Write out every line exactly, from the first line of the records below through the line that contains "N1' = 0.74N1[1".

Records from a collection
....

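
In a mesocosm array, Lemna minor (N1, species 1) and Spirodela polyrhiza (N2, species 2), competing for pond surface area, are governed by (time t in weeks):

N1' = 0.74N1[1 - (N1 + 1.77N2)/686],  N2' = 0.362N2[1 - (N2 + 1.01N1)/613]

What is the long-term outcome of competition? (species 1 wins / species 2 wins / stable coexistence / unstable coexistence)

Compare the nullcline intercepts: K1/α12 = 686/1.77 = 388 < K2 = 613; K2/α21 = 613/1.01 = 607 < K1 = 686.
Since both are reversed, neither can invade when rare; the interior point is a saddle.

unstable coexistence (outcome depends on initial conditions)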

....

Result of this task:
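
In a mesocosm array, Lemna minor (N1, species 1) and Spirodela polyrhiza (N2, species 2), competing for pond surface area, are governed by (time t in weeks):

N1' = 0.74N1[1 - (N1 + 1.77N2)/686],  N2' = 0.362N2[1 - (N2 + 1.01N1)/613]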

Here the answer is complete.